### Work order
Among the entries below, find the line with "A co-op of 91", then quote it and each following line up to and including the line with "A family of", and nothing else.

Source material START

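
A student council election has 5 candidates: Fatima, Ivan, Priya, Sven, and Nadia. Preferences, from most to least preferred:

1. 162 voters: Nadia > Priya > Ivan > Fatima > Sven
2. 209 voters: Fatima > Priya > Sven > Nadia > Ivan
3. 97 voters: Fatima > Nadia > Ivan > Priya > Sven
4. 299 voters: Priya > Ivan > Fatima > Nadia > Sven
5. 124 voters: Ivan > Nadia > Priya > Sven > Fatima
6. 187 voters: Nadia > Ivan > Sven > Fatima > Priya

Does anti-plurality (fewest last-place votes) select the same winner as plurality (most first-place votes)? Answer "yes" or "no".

yes

Anti-plurality — last-place votes: Fatima 124, Ivan 209, Priya 187, Sven 558, Nadia 0. Winner: Nadia.
Plurality — first-place votes: Fatima 306, Ivan 124, Priya 299, Sven 0, Nadia 349. Winner: Nadia.
The two methods agree.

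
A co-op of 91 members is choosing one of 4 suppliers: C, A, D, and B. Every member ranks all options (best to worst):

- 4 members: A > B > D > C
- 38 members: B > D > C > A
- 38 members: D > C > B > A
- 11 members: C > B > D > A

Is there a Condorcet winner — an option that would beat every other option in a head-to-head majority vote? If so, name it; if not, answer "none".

Checking pairwise contests:
D beats C 80–11.
C beats A 87–4.
B beats D 53–38.
C beats B 49–42.
Every option loses at least one head-to-head, so there is no Condorcet winner.

none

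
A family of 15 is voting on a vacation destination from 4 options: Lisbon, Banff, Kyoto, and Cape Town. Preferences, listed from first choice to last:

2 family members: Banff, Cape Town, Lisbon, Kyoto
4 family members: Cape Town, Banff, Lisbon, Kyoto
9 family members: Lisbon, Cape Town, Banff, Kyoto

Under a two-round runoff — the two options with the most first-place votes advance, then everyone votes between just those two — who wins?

Lisbon

Round 1 first-place votes: Lisbon 9, Banff 2, Kyoto 0, Cape Town 4.
Lisbon and Cape Town advance.
Runoff: Lisbon is preferred to Cape Town by 9 voters; Cape Town by 6.
Lisbon wins the runoff.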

Source material END

### Result
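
A co-op of 91 members is choosing one of 4 suppliers: C, A, D, and B. Every member ranks all options (best to worst):

- 4 members: A > B > D > C
- 38 members: B > D > C > A
- 38 members: D > C > B > A
- 11 members: C > B > D > A

Is there a Condorcet winner — an option that would beat every other option in a head-to-head majority vote? If so, name it; if not, answer "none".

Checking pairwise contests:
D beats C 80–11.
C beats A 87–4.
B beats D 53–38.
C beats B 49–42.
Every option loses at least one head-to-head, so there is no Condorcet winner.

none

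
A family of 15 is voting on a vacation destination from 4 options: Lisbon, Banff, Kyoto, and Cape Town. Preferences, listed from first choice to last: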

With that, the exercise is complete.